Go through the data line by line from the top, retyping each exactly, and end with the line that contains "Positions are numbered 1 to 49".

Data extract:
# # # # # # #

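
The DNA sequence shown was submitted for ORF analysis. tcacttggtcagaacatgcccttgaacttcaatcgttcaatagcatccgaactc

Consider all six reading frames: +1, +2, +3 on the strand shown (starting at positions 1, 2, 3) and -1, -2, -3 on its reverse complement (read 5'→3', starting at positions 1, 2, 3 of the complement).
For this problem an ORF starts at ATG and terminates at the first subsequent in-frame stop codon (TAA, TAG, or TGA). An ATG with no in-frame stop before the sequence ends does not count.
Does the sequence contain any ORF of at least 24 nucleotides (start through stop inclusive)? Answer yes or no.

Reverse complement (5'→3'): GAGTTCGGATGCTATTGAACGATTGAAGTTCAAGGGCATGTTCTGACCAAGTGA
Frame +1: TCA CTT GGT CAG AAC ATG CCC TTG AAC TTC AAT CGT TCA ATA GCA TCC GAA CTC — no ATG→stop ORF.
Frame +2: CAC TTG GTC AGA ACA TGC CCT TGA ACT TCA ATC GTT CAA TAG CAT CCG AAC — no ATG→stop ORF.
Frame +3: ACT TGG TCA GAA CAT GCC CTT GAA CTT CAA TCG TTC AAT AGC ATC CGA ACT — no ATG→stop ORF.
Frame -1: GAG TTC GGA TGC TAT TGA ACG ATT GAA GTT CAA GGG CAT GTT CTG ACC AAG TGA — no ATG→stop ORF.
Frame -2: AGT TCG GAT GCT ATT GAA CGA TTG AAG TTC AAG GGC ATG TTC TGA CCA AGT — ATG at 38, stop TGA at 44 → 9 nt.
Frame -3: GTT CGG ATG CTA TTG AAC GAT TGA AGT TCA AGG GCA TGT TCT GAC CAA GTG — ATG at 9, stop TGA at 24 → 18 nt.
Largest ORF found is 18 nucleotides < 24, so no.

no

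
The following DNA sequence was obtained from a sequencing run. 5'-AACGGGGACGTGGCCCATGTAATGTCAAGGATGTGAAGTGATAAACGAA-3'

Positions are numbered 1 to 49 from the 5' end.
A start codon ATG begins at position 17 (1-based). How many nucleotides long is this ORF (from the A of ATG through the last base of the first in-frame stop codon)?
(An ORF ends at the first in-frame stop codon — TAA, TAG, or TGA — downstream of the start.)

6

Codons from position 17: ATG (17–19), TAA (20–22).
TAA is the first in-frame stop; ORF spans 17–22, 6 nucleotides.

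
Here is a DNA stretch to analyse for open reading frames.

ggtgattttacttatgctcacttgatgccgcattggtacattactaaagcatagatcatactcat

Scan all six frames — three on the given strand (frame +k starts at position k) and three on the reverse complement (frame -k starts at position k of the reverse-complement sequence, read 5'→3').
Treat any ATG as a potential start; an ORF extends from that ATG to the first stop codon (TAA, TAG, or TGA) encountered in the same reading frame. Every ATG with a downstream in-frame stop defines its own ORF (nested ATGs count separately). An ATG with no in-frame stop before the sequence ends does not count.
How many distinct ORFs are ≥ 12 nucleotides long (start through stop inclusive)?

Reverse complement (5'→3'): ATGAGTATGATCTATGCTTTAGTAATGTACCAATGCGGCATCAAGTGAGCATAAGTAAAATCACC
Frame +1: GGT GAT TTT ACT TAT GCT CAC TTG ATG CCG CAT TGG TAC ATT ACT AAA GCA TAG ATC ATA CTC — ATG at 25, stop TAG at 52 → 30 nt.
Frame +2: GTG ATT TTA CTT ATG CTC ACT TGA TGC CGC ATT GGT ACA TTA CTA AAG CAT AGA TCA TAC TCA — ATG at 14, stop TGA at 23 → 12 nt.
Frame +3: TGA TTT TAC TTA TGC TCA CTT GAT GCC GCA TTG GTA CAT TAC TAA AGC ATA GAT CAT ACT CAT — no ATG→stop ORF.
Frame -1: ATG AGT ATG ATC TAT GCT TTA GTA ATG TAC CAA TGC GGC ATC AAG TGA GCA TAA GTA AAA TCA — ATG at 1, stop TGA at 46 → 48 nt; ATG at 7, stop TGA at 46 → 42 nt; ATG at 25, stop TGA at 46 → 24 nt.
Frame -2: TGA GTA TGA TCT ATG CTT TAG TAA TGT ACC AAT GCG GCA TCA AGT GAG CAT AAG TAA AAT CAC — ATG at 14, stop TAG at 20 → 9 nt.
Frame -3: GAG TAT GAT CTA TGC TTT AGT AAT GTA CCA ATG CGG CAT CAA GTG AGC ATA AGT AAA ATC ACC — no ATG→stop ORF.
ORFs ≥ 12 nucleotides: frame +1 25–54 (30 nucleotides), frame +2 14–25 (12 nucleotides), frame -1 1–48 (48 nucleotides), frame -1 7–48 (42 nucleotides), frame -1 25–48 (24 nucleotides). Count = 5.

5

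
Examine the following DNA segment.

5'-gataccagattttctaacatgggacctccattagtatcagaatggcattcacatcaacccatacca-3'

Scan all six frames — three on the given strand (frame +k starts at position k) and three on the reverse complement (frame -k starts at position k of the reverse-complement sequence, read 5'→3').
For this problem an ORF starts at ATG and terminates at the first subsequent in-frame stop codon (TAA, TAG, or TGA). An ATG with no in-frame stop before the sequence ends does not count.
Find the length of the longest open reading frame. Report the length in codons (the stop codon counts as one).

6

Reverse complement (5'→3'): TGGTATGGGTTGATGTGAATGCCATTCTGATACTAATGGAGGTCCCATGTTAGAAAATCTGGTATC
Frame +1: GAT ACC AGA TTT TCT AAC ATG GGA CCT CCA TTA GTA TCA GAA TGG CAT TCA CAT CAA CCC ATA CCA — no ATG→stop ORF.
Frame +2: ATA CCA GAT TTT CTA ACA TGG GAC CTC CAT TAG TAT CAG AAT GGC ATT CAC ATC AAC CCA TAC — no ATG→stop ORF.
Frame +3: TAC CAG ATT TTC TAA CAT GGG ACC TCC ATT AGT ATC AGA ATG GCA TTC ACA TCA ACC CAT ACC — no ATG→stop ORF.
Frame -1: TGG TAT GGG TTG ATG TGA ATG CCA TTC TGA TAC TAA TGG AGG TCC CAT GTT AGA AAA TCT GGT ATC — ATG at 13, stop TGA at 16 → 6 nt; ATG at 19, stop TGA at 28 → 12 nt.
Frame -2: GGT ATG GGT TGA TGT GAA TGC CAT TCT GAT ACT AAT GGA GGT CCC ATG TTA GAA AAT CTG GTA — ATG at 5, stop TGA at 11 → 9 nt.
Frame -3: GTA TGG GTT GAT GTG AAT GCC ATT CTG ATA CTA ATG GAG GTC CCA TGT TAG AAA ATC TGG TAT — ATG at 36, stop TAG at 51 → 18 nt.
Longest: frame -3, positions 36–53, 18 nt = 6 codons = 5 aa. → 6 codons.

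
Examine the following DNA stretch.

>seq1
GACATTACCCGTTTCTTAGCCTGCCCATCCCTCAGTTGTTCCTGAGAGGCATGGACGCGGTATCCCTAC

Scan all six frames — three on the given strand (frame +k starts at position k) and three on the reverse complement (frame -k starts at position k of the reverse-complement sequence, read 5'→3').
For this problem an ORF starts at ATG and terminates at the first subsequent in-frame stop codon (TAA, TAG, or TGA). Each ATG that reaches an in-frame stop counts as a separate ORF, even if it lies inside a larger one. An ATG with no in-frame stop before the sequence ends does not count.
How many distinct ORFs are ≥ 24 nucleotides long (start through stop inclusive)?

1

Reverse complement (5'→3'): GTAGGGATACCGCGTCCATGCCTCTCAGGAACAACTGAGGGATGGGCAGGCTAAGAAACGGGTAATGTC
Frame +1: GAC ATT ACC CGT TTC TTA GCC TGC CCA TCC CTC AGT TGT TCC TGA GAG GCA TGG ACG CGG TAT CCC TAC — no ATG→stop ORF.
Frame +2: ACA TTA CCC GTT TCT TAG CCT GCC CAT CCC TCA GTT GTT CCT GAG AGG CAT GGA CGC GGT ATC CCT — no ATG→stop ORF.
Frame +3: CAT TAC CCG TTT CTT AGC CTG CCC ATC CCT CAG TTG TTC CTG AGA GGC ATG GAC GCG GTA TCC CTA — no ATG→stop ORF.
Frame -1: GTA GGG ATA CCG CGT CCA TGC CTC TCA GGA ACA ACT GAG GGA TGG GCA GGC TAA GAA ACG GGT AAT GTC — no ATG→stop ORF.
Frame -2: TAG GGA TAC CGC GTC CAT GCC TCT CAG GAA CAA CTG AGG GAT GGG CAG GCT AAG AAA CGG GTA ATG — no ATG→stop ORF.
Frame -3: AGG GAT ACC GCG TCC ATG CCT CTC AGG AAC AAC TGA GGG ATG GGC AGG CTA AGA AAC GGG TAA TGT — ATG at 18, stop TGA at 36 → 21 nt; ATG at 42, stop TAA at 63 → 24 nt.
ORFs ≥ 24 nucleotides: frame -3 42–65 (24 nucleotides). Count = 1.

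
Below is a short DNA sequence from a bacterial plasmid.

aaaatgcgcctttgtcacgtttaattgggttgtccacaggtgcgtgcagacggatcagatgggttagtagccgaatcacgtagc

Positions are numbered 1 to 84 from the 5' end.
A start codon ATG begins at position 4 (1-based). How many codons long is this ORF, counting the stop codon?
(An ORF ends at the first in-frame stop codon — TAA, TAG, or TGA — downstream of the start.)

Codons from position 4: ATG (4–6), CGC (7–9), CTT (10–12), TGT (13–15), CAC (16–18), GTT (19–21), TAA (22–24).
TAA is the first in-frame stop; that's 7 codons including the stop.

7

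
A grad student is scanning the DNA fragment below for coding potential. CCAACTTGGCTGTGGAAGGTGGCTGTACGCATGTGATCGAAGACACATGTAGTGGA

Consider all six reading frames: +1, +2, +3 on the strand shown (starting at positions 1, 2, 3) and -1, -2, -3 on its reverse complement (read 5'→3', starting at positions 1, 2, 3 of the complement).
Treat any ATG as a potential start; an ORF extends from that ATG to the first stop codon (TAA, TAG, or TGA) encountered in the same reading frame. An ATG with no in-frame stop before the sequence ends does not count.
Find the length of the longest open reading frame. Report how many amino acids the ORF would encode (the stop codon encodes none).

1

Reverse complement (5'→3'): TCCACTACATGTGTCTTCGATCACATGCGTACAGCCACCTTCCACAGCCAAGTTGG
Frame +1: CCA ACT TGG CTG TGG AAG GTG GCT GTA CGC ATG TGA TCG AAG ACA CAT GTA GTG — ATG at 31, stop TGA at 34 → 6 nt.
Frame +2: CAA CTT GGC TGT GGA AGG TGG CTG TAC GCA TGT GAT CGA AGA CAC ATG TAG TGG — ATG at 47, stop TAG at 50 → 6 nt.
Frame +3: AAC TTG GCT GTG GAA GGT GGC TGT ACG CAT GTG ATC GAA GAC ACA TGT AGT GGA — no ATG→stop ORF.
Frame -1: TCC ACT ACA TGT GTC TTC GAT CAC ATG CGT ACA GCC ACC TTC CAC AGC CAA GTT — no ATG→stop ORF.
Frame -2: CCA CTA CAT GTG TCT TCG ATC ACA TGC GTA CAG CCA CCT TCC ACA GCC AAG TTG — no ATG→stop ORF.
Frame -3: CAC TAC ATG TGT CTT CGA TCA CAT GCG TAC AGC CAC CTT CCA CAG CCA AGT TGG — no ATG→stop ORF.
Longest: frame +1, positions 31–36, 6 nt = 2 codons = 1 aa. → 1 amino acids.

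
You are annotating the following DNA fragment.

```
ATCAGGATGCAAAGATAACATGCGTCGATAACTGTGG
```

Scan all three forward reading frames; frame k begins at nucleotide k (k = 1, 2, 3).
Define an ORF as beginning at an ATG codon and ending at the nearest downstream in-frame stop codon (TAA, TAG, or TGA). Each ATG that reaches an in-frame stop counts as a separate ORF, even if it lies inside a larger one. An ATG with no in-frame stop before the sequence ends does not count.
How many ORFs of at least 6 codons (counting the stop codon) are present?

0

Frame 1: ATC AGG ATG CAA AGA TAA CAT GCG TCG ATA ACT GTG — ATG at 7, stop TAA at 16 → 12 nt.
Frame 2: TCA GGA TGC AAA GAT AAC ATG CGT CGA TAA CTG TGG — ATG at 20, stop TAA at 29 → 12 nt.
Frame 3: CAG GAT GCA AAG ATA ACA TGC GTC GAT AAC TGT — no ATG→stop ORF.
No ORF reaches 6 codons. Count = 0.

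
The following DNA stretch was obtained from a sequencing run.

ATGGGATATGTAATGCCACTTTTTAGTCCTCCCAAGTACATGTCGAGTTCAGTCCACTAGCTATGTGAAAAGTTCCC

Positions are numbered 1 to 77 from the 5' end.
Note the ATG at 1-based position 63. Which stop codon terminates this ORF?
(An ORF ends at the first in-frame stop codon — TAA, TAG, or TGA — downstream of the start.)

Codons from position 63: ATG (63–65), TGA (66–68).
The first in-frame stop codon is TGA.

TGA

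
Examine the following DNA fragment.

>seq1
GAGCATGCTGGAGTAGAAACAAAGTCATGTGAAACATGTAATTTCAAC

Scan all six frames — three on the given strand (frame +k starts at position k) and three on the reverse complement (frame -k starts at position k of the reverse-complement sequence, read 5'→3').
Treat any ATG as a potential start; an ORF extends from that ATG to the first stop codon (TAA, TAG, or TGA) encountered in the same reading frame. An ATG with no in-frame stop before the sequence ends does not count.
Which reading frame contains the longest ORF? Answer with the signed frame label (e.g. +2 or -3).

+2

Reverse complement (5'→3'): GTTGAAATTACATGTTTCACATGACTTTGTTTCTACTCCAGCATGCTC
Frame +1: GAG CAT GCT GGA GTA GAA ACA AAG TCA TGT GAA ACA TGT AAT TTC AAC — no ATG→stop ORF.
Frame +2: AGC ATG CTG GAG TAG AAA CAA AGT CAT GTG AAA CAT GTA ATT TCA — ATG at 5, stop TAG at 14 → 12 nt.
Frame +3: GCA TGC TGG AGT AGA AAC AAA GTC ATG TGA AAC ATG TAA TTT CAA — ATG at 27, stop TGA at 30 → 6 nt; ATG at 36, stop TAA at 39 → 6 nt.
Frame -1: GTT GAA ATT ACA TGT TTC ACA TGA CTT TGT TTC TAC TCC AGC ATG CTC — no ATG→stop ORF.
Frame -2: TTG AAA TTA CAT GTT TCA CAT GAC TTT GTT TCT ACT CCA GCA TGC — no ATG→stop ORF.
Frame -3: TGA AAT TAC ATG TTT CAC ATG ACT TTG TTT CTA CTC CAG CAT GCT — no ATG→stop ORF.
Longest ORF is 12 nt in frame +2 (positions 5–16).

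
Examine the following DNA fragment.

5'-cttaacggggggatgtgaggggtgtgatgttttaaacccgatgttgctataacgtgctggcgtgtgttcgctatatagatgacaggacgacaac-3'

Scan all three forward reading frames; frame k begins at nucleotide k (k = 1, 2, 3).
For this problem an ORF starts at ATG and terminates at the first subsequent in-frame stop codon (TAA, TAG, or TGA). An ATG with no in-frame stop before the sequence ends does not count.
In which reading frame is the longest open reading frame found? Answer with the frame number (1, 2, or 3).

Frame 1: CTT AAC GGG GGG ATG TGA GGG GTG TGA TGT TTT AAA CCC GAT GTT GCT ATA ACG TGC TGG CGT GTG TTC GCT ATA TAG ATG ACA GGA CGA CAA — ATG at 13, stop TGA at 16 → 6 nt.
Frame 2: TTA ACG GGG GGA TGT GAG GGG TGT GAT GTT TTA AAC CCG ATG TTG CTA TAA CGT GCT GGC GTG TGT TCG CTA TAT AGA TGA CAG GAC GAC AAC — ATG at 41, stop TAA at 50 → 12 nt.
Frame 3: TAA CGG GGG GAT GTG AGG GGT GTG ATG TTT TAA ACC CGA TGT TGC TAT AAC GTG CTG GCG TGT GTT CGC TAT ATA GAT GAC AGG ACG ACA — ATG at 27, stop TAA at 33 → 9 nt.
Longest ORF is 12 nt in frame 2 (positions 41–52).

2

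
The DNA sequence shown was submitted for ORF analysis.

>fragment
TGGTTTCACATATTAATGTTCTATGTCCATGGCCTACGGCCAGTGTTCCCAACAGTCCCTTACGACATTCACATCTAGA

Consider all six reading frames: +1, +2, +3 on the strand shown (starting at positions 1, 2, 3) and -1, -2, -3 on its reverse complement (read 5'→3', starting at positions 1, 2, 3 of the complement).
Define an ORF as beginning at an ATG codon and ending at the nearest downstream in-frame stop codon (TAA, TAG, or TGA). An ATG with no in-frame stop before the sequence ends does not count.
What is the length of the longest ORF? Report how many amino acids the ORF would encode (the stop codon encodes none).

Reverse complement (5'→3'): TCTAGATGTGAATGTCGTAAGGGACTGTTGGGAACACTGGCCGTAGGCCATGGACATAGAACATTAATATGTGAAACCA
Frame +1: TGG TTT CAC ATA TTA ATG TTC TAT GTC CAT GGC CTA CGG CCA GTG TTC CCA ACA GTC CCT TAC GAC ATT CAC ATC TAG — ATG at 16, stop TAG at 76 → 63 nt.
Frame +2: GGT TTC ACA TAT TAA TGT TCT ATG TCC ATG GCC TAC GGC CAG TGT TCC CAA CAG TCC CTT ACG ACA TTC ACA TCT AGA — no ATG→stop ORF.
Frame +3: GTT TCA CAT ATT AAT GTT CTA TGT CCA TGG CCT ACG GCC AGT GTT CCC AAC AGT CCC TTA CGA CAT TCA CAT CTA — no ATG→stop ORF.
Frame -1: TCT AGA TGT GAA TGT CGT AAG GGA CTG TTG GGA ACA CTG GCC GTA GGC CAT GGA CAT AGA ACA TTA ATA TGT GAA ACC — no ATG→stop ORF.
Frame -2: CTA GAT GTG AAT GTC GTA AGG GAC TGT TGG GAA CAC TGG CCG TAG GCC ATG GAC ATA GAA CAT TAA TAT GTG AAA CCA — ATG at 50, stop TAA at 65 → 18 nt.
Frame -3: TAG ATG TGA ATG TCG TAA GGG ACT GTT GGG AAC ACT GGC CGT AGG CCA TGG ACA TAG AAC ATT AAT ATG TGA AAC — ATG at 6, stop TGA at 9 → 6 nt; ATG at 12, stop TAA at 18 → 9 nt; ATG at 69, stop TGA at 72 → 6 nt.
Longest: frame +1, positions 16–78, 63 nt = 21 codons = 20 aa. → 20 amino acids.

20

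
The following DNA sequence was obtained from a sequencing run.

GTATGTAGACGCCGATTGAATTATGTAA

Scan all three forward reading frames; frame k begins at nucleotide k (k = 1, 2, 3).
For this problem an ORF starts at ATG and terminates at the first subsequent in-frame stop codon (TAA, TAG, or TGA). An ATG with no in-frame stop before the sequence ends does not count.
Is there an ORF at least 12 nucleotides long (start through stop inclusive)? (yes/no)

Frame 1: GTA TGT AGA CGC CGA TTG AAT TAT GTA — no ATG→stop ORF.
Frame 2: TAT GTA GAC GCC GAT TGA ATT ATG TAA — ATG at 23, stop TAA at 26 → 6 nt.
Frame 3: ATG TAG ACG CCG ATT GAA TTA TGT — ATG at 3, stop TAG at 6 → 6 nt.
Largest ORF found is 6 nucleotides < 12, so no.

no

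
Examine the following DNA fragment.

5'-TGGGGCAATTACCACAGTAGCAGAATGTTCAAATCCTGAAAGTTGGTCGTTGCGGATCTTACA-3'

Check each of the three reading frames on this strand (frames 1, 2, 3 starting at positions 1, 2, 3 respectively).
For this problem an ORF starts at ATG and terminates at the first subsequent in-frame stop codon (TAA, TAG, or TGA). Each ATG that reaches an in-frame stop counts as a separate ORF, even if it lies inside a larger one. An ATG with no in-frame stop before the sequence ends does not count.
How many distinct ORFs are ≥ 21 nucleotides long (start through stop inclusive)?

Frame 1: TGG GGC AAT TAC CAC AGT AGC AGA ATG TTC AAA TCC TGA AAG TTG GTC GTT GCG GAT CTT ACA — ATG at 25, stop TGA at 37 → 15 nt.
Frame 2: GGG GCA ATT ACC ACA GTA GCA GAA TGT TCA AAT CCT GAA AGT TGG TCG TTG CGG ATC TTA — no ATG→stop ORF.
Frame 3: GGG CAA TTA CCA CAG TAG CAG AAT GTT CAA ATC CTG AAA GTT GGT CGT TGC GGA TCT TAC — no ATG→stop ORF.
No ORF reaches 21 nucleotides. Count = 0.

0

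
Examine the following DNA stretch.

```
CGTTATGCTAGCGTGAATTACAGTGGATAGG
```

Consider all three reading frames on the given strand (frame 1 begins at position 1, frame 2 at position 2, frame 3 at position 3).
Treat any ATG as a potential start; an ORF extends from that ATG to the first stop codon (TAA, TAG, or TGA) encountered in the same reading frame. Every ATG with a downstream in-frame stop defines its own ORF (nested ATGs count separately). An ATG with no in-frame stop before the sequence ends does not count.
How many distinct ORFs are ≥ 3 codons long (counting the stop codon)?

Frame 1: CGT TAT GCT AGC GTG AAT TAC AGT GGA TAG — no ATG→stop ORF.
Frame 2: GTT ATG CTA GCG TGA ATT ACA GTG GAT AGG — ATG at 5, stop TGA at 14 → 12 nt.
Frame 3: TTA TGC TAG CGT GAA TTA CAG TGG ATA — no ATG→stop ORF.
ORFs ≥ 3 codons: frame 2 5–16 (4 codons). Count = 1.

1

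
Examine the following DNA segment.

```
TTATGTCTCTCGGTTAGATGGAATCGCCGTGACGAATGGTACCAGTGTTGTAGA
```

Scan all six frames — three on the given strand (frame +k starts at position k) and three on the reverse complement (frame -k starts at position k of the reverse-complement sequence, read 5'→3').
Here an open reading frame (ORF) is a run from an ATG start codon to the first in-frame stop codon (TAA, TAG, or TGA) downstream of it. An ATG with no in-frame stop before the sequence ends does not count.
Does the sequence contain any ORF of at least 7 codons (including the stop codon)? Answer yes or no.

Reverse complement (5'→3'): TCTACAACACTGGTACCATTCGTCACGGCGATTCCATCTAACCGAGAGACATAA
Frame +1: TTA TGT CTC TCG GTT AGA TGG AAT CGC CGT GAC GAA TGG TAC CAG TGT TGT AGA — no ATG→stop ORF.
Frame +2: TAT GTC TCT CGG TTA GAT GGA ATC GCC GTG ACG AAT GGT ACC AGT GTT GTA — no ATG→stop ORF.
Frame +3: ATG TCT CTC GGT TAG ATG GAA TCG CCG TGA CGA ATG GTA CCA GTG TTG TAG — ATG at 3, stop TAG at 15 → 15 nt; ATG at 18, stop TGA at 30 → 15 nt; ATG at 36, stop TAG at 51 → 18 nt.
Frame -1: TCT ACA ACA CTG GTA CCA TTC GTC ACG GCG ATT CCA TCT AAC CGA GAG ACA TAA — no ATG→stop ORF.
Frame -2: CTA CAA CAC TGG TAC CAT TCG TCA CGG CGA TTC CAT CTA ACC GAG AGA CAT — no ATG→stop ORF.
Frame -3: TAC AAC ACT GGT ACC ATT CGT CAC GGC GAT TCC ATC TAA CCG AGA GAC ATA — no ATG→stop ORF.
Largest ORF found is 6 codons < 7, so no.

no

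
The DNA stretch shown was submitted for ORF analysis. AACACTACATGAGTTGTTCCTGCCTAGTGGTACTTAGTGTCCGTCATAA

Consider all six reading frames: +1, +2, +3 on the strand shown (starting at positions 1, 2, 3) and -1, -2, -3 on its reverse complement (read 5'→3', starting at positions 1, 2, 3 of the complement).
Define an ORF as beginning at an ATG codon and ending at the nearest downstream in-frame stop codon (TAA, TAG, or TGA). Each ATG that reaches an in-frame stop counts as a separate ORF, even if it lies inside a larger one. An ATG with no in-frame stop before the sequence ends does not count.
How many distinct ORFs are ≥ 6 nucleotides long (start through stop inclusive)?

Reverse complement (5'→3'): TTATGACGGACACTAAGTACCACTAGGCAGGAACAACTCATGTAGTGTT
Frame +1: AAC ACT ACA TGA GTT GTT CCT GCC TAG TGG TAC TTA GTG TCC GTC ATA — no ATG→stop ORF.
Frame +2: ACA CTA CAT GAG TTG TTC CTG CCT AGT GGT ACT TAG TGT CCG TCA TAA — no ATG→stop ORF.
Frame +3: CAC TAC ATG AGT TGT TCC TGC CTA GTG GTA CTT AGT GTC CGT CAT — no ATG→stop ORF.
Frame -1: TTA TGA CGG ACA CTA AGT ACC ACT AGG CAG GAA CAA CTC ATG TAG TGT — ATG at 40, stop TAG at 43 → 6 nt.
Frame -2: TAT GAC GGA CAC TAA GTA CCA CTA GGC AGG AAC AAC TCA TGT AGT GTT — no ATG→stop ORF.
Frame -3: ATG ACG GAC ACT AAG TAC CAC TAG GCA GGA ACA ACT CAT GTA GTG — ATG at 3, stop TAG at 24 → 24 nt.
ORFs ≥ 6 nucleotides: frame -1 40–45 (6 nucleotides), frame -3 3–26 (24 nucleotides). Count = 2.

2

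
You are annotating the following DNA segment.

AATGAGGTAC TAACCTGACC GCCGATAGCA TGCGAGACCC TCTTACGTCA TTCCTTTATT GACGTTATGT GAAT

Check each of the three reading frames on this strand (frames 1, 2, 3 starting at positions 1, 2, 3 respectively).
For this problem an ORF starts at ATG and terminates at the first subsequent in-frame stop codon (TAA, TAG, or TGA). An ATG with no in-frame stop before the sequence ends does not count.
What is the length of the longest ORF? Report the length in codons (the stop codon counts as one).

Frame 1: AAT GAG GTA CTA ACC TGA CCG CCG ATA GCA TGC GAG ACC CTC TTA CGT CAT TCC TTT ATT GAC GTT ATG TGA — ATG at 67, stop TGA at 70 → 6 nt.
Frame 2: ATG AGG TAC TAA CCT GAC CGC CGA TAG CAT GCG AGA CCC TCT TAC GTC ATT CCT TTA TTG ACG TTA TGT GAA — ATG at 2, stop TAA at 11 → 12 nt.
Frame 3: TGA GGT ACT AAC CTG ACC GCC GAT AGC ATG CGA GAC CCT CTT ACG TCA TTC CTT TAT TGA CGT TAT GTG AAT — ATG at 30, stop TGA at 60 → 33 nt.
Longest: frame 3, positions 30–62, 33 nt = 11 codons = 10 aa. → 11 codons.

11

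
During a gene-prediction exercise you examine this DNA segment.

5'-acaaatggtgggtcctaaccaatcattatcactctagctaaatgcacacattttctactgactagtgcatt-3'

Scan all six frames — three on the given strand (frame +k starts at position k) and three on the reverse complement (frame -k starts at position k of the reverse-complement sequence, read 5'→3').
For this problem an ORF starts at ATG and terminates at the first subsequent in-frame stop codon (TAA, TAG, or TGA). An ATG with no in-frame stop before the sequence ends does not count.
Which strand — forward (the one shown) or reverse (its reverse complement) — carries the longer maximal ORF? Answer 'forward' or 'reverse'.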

# # # # # # #

Task response:
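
The DNA sequence shown was submitted for ORF analysis. tcacttggtcagaacatgcccttgaacttcaatcgttcaatagcatccgaactc

Consider all six reading frames: +1, +2, +3 on the strand shown (starting at positions 1, 2, 3) and -1, -2, -3 on its reverse complement (read 5'→3', starting at positions 1, 2, 3 of the complement).
For this problem an ORF starts at ATG and terminates at the first subsequent in-frame stop codon (TAA, TAG, or TGA). An ATG with no in-frame stop before the sequence ends does not count.
Does the sequence contain any ORF of at least 24 nucleotides (start through stop inclusive)? Answer yes or no.

Reverse complement (5'→3'): GAGTTCGGATGCTATTGAACGATTGAAGTTCAAGGGCATGTTCTGACCAAGTGA
Frame +1: TCA CTT GGT CAG AAC ATG CCC TTG AAC TTC AAT CGT TCA ATA GCA TCC GAA CTC — no ATG→stop ORF.
Frame +2: CAC TTG GTC AGA ACA TGC CCT TGA ACT TCA ATC GTT CAA TAG CAT CCG AAC — no ATG→stop ORF.
Frame +3: ACT TGG TCA GAA CAT GCC CTT GAA CTT CAA TCG TTC AAT AGC ATC CGA ACT — no ATG→stop ORF.
Frame -1: GAG TTC GGA TGC TAT TGA ACG ATT GAA GTT CAA GGG CAT GTT CTG ACC AAG TGA — no ATG→stop ORF.
Frame -2: AGT TCG GAT GCT ATT GAA CGA TTG AAG TTC AAG GGC ATG TTC TGA CCA AGT — ATG at 38, stop TGA at 44 → 9 nt.
Frame -3: GTT CGG ATG CTA TTG AAC GAT TGA AGT TCA AGG GCA TGT TCT GAC CAA GTG — ATG at 9, stop TGA at 24 → 18 nt.
Largest ORF found is 18 nucleotides < 24, so no.

no

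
The following DNA sequence was obtained from a sequencing run. 5'-AACGGGGACGTGGCCCATGTAATGTCAAGGATGTGAAGTGATAAACGAA-3'

Positions are numbered 1 to 49 from the 5' end.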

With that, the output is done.